## Task description
Your task is to print each record exactly as it reads.
[Opening Input data section]
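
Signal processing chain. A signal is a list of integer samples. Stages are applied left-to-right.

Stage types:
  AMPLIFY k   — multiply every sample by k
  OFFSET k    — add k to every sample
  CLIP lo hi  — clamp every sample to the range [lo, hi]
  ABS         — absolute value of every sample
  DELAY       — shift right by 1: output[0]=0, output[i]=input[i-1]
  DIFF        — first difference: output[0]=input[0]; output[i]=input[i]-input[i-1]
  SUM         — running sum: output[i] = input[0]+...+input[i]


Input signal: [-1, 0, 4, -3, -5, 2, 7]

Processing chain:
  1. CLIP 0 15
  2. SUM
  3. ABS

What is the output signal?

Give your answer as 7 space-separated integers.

Answer: 0 0 4 4 4 6 13

Derivation:
Input: [-1, 0, 4, -3, -5, 2, 7]
Stage 1 (CLIP 0 15): clip(-1,0,15)=0, clip(0,0,15)=0, clip(4,0,15)=4, clip(-3,0,15)=0, clip(-5,0,15)=0, clip(2,0,15)=2, clip(7,0,15)=7 -> [0, 0, 4, 0, 0, 2, 7]
Stage 2 (SUM): sum[0..0]=0, sum[0..1]=0, sum[0..2]=4, sum[0..3]=4, sum[0..4]=4, sum[0..5]=6, sum[0..6]=13 -> [0, 0, 4, 4, 4, 6, 13]
Stage 3 (ABS): |0|=0, |0|=0, |4|=4, |4|=4, |4|=4, |6|=6, |13|=13 -> [0, 0, 4, 4, 4, 6, 13]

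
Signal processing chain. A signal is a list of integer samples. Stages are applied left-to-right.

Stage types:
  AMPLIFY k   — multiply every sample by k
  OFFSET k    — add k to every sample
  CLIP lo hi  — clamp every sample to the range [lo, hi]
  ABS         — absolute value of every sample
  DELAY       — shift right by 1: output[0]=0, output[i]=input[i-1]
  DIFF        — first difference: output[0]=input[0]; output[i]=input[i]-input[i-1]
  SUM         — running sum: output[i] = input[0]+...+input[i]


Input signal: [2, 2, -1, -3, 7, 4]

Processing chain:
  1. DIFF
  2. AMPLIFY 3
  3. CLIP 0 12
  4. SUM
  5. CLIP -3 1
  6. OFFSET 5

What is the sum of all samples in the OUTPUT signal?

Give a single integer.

Answer: 36

Derivation:
Input: [2, 2, -1, -3, 7, 4]
Stage 1 (DIFF): s[0]=2, 2-2=0, -1-2=-3, -3--1=-2, 7--3=10, 4-7=-3 -> [2, 0, -3, -2, 10, -3]
Stage 2 (AMPLIFY 3): 2*3=6, 0*3=0, -3*3=-9, -2*3=-6, 10*3=30, -3*3=-9 -> [6, 0, -9, -6, 30, -9]
Stage 3 (CLIP 0 12): clip(6,0,12)=6, clip(0,0,12)=0, clip(-9,0,12)=0, clip(-6,0,12)=0, clip(30,0,12)=12, clip(-9,0,12)=0 -> [6, 0, 0, 0, 12, 0]
Stage 4 (SUM): sum[0..0]=6, sum[0..1]=6, sum[0..2]=6, sum[0..3]=6, sum[0..4]=18, sum[0..5]=18 -> [6, 6, 6, 6, 18, 18]
Stage 5 (CLIP -3 1): clip(6,-3,1)=1, clip(6,-3,1)=1, clip(6,-3,1)=1, clip(6,-3,1)=1, clip(18,-3,1)=1, clip(18,-3,1)=1 -> [1, 1, 1, 1, 1, 1]
Stage 6 (OFFSET 5): 1+5=6, 1+5=6, 1+5=6, 1+5=6, 1+5=6, 1+5=6 -> [6, 6, 6, 6, 6, 6]
Output sum: 36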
[Closing Input data section]
## Answer box
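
Signal processing chain. A signal is a list of integer samples. Stages are applied left-to-right.

Stage types:
  AMPLIFY k   — multiply every sample by k
  OFFSET k    — add k to every sample
  CLIP lo hi  — clamp every sample to the range [lo, hi]
  ABS         — absolute value of every sample
  DELAY       — shift right by 1: output[0]=0, output[i]=input[i-1]
  DIFF        — first difference: output[0]=input[0]; output[i]=input[i]-input[i-1]
  SUM         — running sum: output[i] = input[0]+...+input[i]


Input signal: [-1, 0, 4, -3, -5, 2, 7]

Processing chain:
  1. CLIP 0 15
  2. SUM
  3. ABS

What is the output signal?

Give your answer as 7 space-separated integers.

Answer: 0 0 4 4 4 6 13

Derivation:
Input: [-1, 0, 4, -3, -5, 2, 7]
Stage 1 (CLIP 0 15): clip(-1,0,15)=0, clip(0,0,15)=0, clip(4,0,15)=4, clip(-3,0,15)=0, clip(-5,0,15)=0, clip(2,0,15)=2, clip(7,0,15)=7 -> [0, 0, 4, 0, 0, 2, 7]
Stage 2 (SUM): sum[0..0]=0, sum[0..1]=0, sum[0..2]=4, sum[0..3]=4, sum[0..4]=4, sum[0..5]=6, sum[0..6]=13 -> [0, 0, 4, 4, 4, 6, 13]
Stage 3 (ABS): |0|=0, |0|=0, |4|=4, |4|=4, |4|=4, |6|=6, |13|=13 -> [0, 0, 4, 4, 4, 6, 13]

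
Signal processing chain. A signal is a list of integer samples. Stages are applied left-to-right.

Stage types:
  AMPLIFY k   — multiply every sample by k
  OFFSET k    — add k to every sample
  CLIP lo hi  — clamp every sample to the range [lo, hi]
  ABS         — absolute value of every sample
  DELAY       — shift right by 1: output[0]=0, output[i]=input[i-1]
  DIFF        — first difference: output[0]=input[0]; output[i]=input[i]-input[i-1]
  SUM         — running sum: output[i] = input[0]+...+input[i]


Input signal: [2, 2, -1, -3, 7, 4]

Processing chain:
  1. DIFF
  2. AMPLIFY 3
  3. CLIP 0 12
  4. SUM
  5. CLIP -3 1
  6. OFFSET 5

What is the sum of all samples in the OUTPUT signal?

Give a single integer.

Answer: 36

Derivation:
Input: [2, 2, -1, -3, 7, 4]
Stage 1 (DIFF): s[0]=2, 2-2=0, -1-2=-3, -3--1=-2, 7--3=10, 4-7=-3 -> [2, 0, -3, -2, 10, -3]
Stage 2 (AMPLIFY 3): 2*3=6, 0*3=0, -3*3=-9, -2*3=-6, 10*3=30, -3*3=-9 -> [6, 0, -9, -6, 30, -9]
Stage 3 (CLIP 0 12): clip(6,0,12)=6, clip(0,0,12)=0, clip(-9,0,12)=0, clip(-6,0,12)=0, clip(30,0,12)=12, clip(-9,0,12)=0 -> [6, 0, 0, 0, 12, 0]
Stage 4 (SUM): sum[0..0]=6, sum[0..1]=6, sum[0..2]=6, sum[0..3]=6, sum[0..4]=18, sum[0..5]=18 -> [6, 6, 6, 6, 18, 18]
Stage 5 (CLIP -3 1): clip(6,-3,1)=1, clip(6,-3,1)=1, clip(6,-3,1)=1, clip(6,-3,1)=1, clip(18,-3,1)=1, clip(18,-3,1)=1 -> [1, 1, 1, 1, 1, 1]
Stage 6 (OFFSET 5): 1+5=6, 1+5=6, 1+5=6, 1+5=6, 1+5=6, 1+5=6 -> [6, 6, 6, 6, 6, 6]
Output sum: 36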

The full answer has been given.